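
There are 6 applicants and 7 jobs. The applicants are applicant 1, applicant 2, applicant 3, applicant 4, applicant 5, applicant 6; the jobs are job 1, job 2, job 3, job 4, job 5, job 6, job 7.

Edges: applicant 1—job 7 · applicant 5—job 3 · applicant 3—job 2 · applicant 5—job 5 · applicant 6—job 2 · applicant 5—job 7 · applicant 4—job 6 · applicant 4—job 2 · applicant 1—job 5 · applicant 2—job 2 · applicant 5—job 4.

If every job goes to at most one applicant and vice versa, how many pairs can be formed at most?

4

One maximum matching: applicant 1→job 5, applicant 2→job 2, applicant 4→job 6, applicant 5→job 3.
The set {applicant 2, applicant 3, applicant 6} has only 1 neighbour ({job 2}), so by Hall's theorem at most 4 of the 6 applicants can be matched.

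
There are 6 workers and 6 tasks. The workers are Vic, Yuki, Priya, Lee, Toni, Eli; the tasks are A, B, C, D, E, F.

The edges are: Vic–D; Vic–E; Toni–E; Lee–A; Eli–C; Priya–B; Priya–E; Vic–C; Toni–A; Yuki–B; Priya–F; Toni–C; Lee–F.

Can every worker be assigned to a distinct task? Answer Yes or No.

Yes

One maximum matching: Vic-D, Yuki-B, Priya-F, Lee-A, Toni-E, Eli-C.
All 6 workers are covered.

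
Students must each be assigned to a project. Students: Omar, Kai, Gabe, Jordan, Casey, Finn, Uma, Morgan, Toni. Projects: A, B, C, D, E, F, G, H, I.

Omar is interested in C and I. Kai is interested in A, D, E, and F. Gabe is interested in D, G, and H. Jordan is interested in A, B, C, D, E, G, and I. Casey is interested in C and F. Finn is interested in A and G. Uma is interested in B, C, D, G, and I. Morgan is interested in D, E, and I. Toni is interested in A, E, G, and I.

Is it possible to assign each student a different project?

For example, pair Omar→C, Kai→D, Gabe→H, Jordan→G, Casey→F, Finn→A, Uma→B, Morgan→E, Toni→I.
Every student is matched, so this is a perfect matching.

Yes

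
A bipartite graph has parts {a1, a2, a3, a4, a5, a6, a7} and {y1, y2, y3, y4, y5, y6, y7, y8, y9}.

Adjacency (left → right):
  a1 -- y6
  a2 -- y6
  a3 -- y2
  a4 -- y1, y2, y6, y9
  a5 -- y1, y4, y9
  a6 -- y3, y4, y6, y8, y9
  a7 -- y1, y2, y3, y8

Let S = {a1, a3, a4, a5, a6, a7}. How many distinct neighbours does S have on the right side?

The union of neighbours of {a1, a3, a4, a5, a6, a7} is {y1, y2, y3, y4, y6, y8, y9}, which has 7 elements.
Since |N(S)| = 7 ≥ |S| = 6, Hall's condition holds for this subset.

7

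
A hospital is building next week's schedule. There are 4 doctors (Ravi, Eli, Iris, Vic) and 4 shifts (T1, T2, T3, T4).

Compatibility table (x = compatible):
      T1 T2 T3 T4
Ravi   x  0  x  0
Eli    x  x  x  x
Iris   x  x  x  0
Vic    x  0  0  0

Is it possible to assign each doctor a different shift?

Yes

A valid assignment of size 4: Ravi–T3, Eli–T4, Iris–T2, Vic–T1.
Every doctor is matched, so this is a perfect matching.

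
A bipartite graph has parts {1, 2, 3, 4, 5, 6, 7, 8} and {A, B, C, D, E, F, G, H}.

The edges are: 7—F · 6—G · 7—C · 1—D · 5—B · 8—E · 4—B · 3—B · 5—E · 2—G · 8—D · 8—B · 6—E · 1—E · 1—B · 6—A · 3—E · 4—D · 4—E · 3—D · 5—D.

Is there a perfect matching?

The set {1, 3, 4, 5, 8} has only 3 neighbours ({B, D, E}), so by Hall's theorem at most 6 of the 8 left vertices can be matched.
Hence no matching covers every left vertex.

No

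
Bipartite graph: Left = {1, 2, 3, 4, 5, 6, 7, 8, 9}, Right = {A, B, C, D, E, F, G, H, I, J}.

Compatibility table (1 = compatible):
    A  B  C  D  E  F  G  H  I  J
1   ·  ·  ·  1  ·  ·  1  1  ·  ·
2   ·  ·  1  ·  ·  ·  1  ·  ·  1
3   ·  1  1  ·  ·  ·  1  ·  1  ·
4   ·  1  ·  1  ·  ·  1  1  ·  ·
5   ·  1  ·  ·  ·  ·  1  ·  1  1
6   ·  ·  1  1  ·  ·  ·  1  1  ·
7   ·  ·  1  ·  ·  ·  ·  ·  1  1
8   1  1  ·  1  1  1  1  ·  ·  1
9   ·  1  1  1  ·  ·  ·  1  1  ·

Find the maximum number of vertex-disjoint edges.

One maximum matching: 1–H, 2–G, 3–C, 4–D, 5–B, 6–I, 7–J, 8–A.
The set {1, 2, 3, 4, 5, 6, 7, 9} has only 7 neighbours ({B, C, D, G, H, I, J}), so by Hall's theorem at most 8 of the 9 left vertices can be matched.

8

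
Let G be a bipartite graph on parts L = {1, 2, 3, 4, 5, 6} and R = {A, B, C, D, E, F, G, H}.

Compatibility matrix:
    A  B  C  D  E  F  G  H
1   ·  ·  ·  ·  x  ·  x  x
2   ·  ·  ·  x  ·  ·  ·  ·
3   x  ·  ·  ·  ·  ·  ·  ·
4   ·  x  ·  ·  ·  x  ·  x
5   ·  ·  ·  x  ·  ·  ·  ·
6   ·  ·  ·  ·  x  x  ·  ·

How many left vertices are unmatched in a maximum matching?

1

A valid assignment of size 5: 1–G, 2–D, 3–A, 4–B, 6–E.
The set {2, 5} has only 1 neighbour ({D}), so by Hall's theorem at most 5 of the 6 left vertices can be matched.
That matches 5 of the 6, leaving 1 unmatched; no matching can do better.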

----------

* _Your goal_:
With the line that has "Can every worker" as the first and the line that has "Students must each" as the last, repeat exactly that run of lines above and no more.

* _Exercise response_:
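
Can every worker be assigned to a distinct task? Answer Yes or No.

Yes

One maximum matching: Vic-D, Yuki-B, Priya-F, Lee-A, Toni-E, Eli-C.
All 6 workers are covered.

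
Students must each be assigned to a project. Students: Omar, Kai, Gabe, Jordan, Casey, Finn, Uma, Morgan, Toni. Projects: A, B, C, D, E, F, G, H, I.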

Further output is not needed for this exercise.